Dataset extract START

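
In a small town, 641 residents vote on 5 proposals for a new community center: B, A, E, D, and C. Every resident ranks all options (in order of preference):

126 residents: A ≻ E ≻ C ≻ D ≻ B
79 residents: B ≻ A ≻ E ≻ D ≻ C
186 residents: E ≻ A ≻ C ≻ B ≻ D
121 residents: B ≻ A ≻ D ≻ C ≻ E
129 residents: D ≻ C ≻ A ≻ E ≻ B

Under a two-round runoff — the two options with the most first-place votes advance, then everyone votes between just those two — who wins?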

Dataset extract END

### [Task brief]
Once the line that contains "186 residents: E ≻ A ≻ C ≻ B ≻ D" is found, please give it again exactly, along with each line that comes after it, through the last line of the entries.

### [Task result]
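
186 residents: E ≻ A ≻ C ≻ B ≻ D
121 residents: B ≻ A ≻ D ≻ C ≻ E
129 residents: D ≻ C ≻ A ≻ E ≻ B

Under a two-round runoff — the two options with the most first-place votes advance, then everyone votes between just those two — who wins?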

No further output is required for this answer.